#### [REQUIRED ACTION]
Give back the line containing "Volume grew from" along with every line after it, exactly, until the entries end.

#### [RECORDS PROVIDED]
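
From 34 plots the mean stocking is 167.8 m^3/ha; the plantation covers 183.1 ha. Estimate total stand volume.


Formula: Total Volume = Mean Volume per ha * Total Area
Total Volume = 167.8 m^3/ha * 183.1 ha
Total Volume = 30724 m^3

30724


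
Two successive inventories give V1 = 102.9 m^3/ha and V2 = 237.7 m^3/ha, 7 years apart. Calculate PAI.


Formula: PAI = (V_T2 - V_T1) / (T2 - T1)
Volume increment = 237.7 - 102.9 = 134.8 m^3/ha
PAI = 134.8 / 7 = 19.26 m^3/ha/year

19.26


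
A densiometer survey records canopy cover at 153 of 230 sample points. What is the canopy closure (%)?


Formula: Canopy closure = covered points / total points * 100
Closure = 153 / 230 * 100
Closure = 0.6652 * 100 = 66.5%

66.5


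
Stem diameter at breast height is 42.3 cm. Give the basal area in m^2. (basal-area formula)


Formula: BA = pi * (DBH/2)^2 / 10000  (cm^2 to m^2)
Radius = DBH/2 = 42.3/2 = 21.15 cm
BA = pi * 21.15^2 / 10000
   = 1405.3051 cm^2 / 10000
   = 0.1405 m^2

0.1405


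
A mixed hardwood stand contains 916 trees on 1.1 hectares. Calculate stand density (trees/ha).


Formula: Stand Density = N_trees / Area_ha
Density = 916 trees / 1.1 ha
Density = 833 trees/ha

833


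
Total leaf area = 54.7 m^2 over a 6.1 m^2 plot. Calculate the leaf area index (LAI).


Formula: LAI = total leaf area / ground area  (dimensionless)
LAI = 54.7 m^2 / 6.1 m^2
LAI = 8.97

8.97


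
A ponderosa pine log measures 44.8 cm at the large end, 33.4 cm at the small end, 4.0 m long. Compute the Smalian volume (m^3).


Smalian: V = (A1 + A2)/2 * L,  A = pi*(D/200)^2
A1 = pi*(44.8/200)^2 = 0.157633 m^2
A2 = pi*(33.4/200)^2 = 0.087616 m^2
V = (0.157633+0.087616)/2*4.0 = 0.4905 m^3

0.4905


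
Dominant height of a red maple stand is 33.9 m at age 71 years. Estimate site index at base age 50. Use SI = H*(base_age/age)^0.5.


Formula: SI = H_dom * (base_age / age)^0.5
Age ratio = 50 / 71 = 0.70423
sqrt(age_ratio) = 0.83918
SI = 33.9 * 0.83918 = 28.4 m

28.4


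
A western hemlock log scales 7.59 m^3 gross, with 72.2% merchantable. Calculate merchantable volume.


Formula: MV = V_total * (merchantable_pct / 100)
Merchantable fraction = 72.2% / 100 = 0.722
MV = 7.59 m^3 * 0.722 = 5.48 m^3

5.48


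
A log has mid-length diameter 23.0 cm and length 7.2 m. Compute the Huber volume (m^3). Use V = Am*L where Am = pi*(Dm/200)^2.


Huber: V = Am * L,  Am = pi*(Dm/200)^2
Am = pi*(23.0/200)^2 = 0.041548 m^2
V = 0.041548*7.2 = 0.2991 m^3

0.2991


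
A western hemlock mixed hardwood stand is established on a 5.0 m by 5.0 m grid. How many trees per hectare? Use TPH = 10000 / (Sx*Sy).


Formula: TPH = 10000 m^2/ha / (spacing_x * spacing_y)
Area per tree = 5.0 m * 5.0 m = 25.0 m^2
TPH = 10000 / 25.0 = 400 trees/ha

400


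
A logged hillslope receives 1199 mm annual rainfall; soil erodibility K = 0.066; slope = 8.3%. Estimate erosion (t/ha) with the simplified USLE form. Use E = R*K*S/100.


Formula: E = R * K * S / 100  (simplified USLE)
R * K = 1199 * 0.066 = 79.134
E = 79.134 * 8.3 / 100 = 6.57 t/ha

6.57


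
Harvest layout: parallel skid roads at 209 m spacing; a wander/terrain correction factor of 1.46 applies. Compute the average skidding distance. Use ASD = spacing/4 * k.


Formula: ASD = (spacing / 4) * correction
Uncorrected distance = spacing / 4 = 209 / 4 = 52.25 m
ASD = 52.25 * 1.46 = 76 m

76


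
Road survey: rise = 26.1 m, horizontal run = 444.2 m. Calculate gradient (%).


Formula: Gradient = rise / run * 100
Gradient = 26.1 / 444.2 * 100 = 5.9%

5.9


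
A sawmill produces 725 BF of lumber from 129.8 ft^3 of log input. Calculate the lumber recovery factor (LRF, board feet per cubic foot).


Formula: LRF = Lumber Output (BF) / Log Input (ft^3)
LRF = 725 BF / 129.8 ft^3
LRF = 5.59 BF/ft^3

5.59


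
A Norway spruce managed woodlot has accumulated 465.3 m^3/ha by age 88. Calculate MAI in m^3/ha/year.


Formula: MAI = Total Volume / Stand Age
MAI = 465.3 m^3/ha / 88 years
MAI = 5.29 m^3/ha/year

5.29


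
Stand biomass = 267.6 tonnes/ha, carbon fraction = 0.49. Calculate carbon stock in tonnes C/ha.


Formula: Carbon Stock = Biomass * Carbon Fraction
C = 267.6 t/ha * 0.49
C = 131.1 t C/ha

131.1


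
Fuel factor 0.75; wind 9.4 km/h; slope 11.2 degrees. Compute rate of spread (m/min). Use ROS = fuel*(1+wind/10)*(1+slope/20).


Formula: ROS = fuel * (1 + wind/10) * (1 + slope/20)
Wind factor = 1 + 9.4/10 = 1.94
Slope factor = 1 + 11.2/20 = 1.56
ROS = 0.75 * 1.94 * 1.56 = 2.27 m/min

2.27


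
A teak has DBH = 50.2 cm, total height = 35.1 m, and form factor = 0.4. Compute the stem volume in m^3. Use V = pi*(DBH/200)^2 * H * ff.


Formula: V = pi * (DBH/200)^2 * H * ff
Radius = DBH/200 = 50.2/200 = 0.251 m
Radius^2 = 0.251^2 = 0.063001 m^2
V = pi * 0.063001 * 35.1 * 0.4
V = 2.779 m^3

2.779


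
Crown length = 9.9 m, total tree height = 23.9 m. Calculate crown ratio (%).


Formula: Crown Ratio = (Crown Length / Total Height) * 100
CR = (9.9 m / 23.9 m) * 100
CR = 0.4142 * 100 = 41.4%

41.4


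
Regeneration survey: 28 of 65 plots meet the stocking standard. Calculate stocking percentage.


Formula: Stocking % = stocked plots / total plots * 100
Stocking = 28 / 65 * 100
Stocking = 0.4308 * 100 = 43.1%

43.1


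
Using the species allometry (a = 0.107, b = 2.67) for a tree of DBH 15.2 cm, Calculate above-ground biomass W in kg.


Formula: W = a * DBH^b  (allometric power law)
DBH^b = 15.2^2.67 = 1430.6137
W = 0.107 * 1430.6137 = 153.1 kg

153.1


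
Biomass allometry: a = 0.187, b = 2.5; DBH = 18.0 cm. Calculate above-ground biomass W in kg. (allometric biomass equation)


Formula: W = a * DBH^b  (allometric power law)
DBH^b = 18.0^2.5 = 1374.6156
W = 0.187 * 1374.6156 = 257.1 kg

257.1


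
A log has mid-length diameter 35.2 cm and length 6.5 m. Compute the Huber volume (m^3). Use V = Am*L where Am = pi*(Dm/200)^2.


Huber: V = Am * L,  Am = pi*(Dm/200)^2
Am = pi*(35.2/200)^2 = 0.097314 m^2
V = 0.097314*6.5 = 0.6325 m^3

0.6325


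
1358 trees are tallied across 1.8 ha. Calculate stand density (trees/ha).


Formula: Stand Density = N_trees / Area_ha
Density = 1358 trees / 1.8 ha
Density = 754 trees/ha

754


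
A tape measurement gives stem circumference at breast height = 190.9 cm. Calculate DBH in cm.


Formula: DBH = C / pi
DBH = 190.9 / pi
pi = 3.14159...
DBH = 60.8 cm

60.8


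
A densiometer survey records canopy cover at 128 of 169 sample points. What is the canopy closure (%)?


Formula: Canopy closure = covered points / total points * 100
Closure = 128 / 169 * 100
Closure = 0.7574 * 100 = 75.7%

75.7


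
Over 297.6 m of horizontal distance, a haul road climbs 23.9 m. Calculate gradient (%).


Formula: Gradient = rise / run * 100
Gradient = 23.9 / 297.6 * 100 = 8.0%

8.0


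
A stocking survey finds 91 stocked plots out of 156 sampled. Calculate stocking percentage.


Formula: Stocking % = stocked plots / total plots * 100
Stocking = 91 / 156 * 100
Stocking = 0.5833 * 100 = 58.3%

58.3


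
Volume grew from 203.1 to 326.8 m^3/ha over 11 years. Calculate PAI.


Formula: PAI = (V_T2 - V_T1) / (T2 - T1)
Volume increment = 326.8 - 203.1 = 123.7 m^3/ha
PAI = 123.7 / 11 = 11.25 m^3/ha/year

11.25


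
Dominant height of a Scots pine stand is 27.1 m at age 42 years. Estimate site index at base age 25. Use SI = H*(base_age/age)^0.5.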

#### [WRITTEN SOLUTION]
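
Volume grew from 203.1 to 326.8 m^3/ha over 11 years. Calculate PAI.


Formula: PAI = (V_T2 - V_T1) / (T2 - T1)
Volume increment = 326.8 - 203.1 = 123.7 m^3/ha
PAI = 123.7 / 11 = 11.25 m^3/ha/year

11.25


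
Dominant height of a Scots pine stand is 27.1 m at age 42 years. Estimate site index at base age 25. Use SI = H*(base_age/age)^0.5.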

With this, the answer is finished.